— The problem —
I need the lines from the one with "The inverse demand curve for cotton" through the end of the material, copied exactly and with nothing else included.

— Data to process —
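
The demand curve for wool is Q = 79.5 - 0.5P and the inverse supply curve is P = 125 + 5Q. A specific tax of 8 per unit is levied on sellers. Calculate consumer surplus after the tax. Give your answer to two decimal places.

13.80

Rewriting demand in inverse form: P = 159 - 2Q.
Without the tax, 159 - 2Q = 125 + 5Q so Q* = 4.8571 and P* = 149.2857.
A tax on sellers shifts supply up by 8: 159 - 2Q = 125 + 5Q + 8, so Q_t = 3.7143. Buyers pay P_b = 151.5714; sellers receive P_s = P_b - 8 = 143.5714.
Consumer surplus is the triangle under demand above P_b: (1/2)(3.7143)(159 - 151.5714) = 13.7959.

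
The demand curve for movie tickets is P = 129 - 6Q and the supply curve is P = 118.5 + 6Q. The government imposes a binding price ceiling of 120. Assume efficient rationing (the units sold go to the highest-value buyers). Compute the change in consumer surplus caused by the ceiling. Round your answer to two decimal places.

-0.23

Free-market equilibrium: 129 - 6Q = 118.5 + 6Q gives Q* = 0.875, P* = 123.75.
At the ceiling price 120, quantity supplied is (120 - 118.5)/6 = 0.25; supply is the short side, so Q = 0.25 trades at P = 120.
CS goes from (1/2)(0.875)(5.25) = 2.2969 to 2.0625 (computed as (129 - 120)(0.25) - (1/2)(6)(0.25)^2), a change of -0.2344.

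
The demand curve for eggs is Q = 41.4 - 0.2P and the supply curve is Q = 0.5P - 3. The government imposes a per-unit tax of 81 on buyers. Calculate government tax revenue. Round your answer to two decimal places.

Rewriting demand in inverse form: P = 207 - 5Q.
Rewriting supply in inverse form: P = 6 + 2Q.
Pre-tax equilibrium: 207 - 5Q = 6 + 2Q gives Q* = 28.7143, P* = 63.4286.
With the tax, buyers' net willingness to pay falls by 81: (207 - 81) - 5Q = 6 + 2Q, so Q_t = 17.1429. Buyers pay P_b = 121.2857; sellers receive P_s = P_b - 81 = 40.2857.
Tax revenue = t x Q_t = 81 x 17.1429 = 1388.5714.

1388.57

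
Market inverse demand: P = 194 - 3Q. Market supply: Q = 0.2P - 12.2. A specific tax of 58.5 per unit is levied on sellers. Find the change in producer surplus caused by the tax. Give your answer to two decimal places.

Rewriting supply in inverse form: P = 61 + 5Q.
Without the tax, 194 - 3Q = 61 + 5Q so Q* = 16.625 and P* = 144.125.
A tax on sellers shifts supply up by 58.5: 194 - 3Q = 61 + 5Q + 58.5, so Q_t = 9.3125. Buyers pay P_b = 166.0625; sellers receive P_s = P_b - 58.5 = 107.5625.
Producers lose the trapezoid between P_s and P* out to Q_t plus the triangle from Q_t to Q*: change in PS = 216.8066 - 690.9766 = -474.1699.

-474.17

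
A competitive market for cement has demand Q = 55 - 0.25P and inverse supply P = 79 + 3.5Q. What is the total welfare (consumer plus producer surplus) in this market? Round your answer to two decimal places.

1325.40

Rewriting demand in inverse form: P = 220 - 4Q.
Set 220 - 4Q = 79 + 3.5Q, which gives 141 = 7.5Q, so Q* = 18.8 and P* = 220 - 4(18.8) = 144.8.
CS = (1/2)(18.8)(75.2) = 706.88 and PS = (1/2)(18.8)(65.8) = 618.52, so total surplus = 1325.4.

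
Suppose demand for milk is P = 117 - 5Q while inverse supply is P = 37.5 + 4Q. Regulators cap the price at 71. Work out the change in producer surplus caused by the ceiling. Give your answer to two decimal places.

-15.77

Without the control, 117 - 5Q = 37.5 + 4Q so Q* = 8.8333 and P* = 72.8333.
At the ceiling price 71, quantity supplied is (71 - 37.5)/4 = 8.375; supply is the short side, so Q = 8.375 trades at P = 71.
PS goes from (1/2)(8.8333)(35.3333) = 156.0556 to 140.2812 (computed as (71 - 37.5)(8.375) - (1/2)(4)(8.375)^2), a change of -15.7743.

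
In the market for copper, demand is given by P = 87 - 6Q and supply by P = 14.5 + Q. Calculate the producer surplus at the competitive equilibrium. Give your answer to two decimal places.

53.64

Set 87 - 6Q = 14.5 + Q, which gives 72.5 = 7Q, so Q* = 10.3571 and P* = 87 - 6(10.3571) = 24.8571.
Producer surplus is the triangle above supply below P*: (1/2)(10.3571)(24.8571 - 14.5) = (1/2)(10.3571)(10.3571) = 53.6352.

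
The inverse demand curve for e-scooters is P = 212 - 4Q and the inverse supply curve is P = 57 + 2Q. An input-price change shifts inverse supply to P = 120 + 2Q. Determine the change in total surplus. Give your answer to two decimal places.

Initial equilibrium: Q_0 = 25.8333, P_0 = 108.6667; CS_0 = (1/2)(25.8333)(103.3333) = 1334.7222, PS_0 = (1/2)(25.8333)(51.6667) = 667.3611.
New equilibrium: 212 - 4Q = 120 + 2Q gives Q_1 = 15.3333, P_1 = 150.6667; CS_1 = 470.2222, PS_1 = 235.1111.
Change in total surplus = (470.2222 + 235.1111) - (1334.7222 + 667.3611) = -1296.75.

-1296.75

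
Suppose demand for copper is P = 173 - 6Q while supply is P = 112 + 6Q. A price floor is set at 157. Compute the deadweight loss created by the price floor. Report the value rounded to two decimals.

35.04

Free-market equilibrium: 173 - 6Q = 112 + 6Q gives Q* = 5.0833, P* = 142.5.
At the floor price 157, quantity demanded is (173 - 157)/6 = 2.6667; demand is the short side, so Q = 2.6667 trades at P = 157.
At Q = 2.6667 the demand price is 157 and the supply price is 128. Deadweight loss is the triangle between the curves from 2.6667 to 5.0833: (1/2)(157 - 128)(5.0833 - 2.6667) = 35.0417.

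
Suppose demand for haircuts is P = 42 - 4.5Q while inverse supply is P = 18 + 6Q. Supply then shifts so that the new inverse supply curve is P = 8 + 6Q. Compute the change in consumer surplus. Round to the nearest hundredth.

11.84

Initial equilibrium: Q_0 = 2.2857, P_0 = 31.7143; CS_0 = (1/2)(2.2857)(10.2857) = 11.7551, PS_0 = (1/2)(2.2857)(13.7143) = 15.6735.
New equilibrium: 42 - 4.5Q = 8 + 6Q gives Q_1 = 3.2381, P_1 = 27.4286; CS_1 = 23.5918, PS_1 = 31.4558.
Change in consumer surplus = 23.5918 - 11.7551 = 11.8367.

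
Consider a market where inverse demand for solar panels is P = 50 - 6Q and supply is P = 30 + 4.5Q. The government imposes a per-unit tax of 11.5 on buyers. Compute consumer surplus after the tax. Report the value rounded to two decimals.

1.97

Without the tax, 50 - 6Q = 30 + 4.5Q so Q* = 1.9048 and P* = 38.5714.
A tax on buyers shifts demand down by 11.5: (50 - 11.5) - 6Q = 30 + 4.5Q, so Q_t = 0.8095. Buyers pay P_b = 45.1429; sellers receive P_s = P_b - 11.5 = 33.6429.
Consumer surplus is the triangle under demand above P_b: (1/2)(0.8095)(50 - 45.1429) = 1.966.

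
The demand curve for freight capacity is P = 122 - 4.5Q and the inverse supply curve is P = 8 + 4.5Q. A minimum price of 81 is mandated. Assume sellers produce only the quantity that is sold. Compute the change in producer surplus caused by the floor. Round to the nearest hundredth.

117.33

Free-market equilibrium: 122 - 4.5Q = 8 + 4.5Q gives Q* = 12.6667, P* = 65.
At the floor price 81, quantity demanded is (122 - 81)/4.5 = 9.1111; demand is the short side, so Q = 9.1111 trades at P = 81.
PS goes from (1/2)(12.6667)(57) = 361 to 478.3333 (computed as (81 - 8)(9.1111) - (1/2)(4.5)(9.1111)^2), a change of 117.3333.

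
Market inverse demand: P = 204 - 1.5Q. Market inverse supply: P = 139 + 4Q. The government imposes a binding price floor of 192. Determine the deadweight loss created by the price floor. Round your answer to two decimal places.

Without the control, 204 - 1.5Q = 139 + 4Q so Q* = 11.8182 and P* = 186.2727.
At P = 192, buyers demand (204 - 192)/1.5 = 8 while sellers would supply more, so the quantity traded is 8 at price 192.
The lost-trades triangle has base Q* - 8 = 3.8182 and height equal to the gap between the curves at Q = 8, which is 192 - 171 = 21. DWL = (1/2)(3.8182)(21) = 40.0909.

40.09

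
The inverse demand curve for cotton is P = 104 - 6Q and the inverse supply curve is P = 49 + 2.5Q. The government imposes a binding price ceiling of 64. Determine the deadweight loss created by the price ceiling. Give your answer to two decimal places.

Free-market equilibrium: 104 - 6Q = 49 + 2.5Q gives Q* = 6.4706, P* = 65.1765.
At P = 64, sellers supply (64 - 49)/2.5 = 6 while buyers want more, so the quantity traded is 6 at price 64.
At Q = 6 the demand price is 68 and the supply price is 64. Deadweight loss is the triangle between the curves from 6 to 6.4706: (1/2)(68 - 64)(6.4706 - 6) = 0.9412.

0.94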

— Your response —
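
The inverse demand curve for cotton is P = 104 - 6Q and the inverse supply curve is P = 49 + 2.5Q. The government imposes a binding price ceiling of 64. Determine the deadweight loss created by the price ceiling. Give your answer to two decimal places.

Free-market equilibrium: 104 - 6Q = 49 + 2.5Q gives Q* = 6.4706, P* = 65.1765.
At P = 64, sellers supply (64 - 49)/2.5 = 6 while buyers want more, so the quantity traded is 6 at price 64.
At Q = 6 the demand price is 68 and the supply price is 64. Deadweight loss is the triangle between the curves from 6 to 6.4706: (1/2)(68 - 64)(6.4706 - 6) = 0.9412.

0.94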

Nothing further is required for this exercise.